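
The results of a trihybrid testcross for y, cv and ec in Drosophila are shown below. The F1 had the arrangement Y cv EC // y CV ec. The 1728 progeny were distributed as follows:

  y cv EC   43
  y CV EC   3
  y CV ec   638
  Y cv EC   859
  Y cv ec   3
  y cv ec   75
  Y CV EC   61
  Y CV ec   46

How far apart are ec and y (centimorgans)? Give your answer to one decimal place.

5.5 centimorgans

The two rarest classes, Y cv ec and y CV EC, are the double crossovers. Comparing them with the parentals, only the ec allele has switched, so ec is the middle locus and the order is y – ec – cv.
Crossovers in the y–ec interval produce the single-crossover classes y cv EC and Y CV ec (43 + 46 = 89) plus the double crossovers (6).
RF(y–ec) = (89 + 6) / 1728 = 95/1728 = 0.0550 → 5.5 centimorgans.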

====

_To do_. Every record should be given again without alteration.

_Solution to the exercise_.
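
The results of a trihybrid testcross for y, cv and ec in Drosophila are shown below. The F1 had the arrangement Y cv EC // y CV ec. The 1728 progeny were distributed as follows:

  y cv EC   43
  y CV EC   3
  y CV ec   638
  Y cv EC   859
  Y cv ec   3
  y cv ec   75
  Y CV EC   61
  Y CV ec   46

How far apart are ec and y (centimorgans)? Give your answer to one decimal place.

5.5 centimorgans

The two rarest classes, Y cv ec and y CV EC, are the double crossovers. Comparing them with the parentals, only the ec allele has switched, so ec is the middle locus and the order is y – ec – cv.
Crossovers in the y–ec interval produce the single-crossover classes y cv EC and Y CV ec (43 + 46 = 89) plus the double crossovers (6).
RF(y–ec) = (89 + 6) / 1728 = 95/1728 = 0.0550 → 5.5 centimorgans.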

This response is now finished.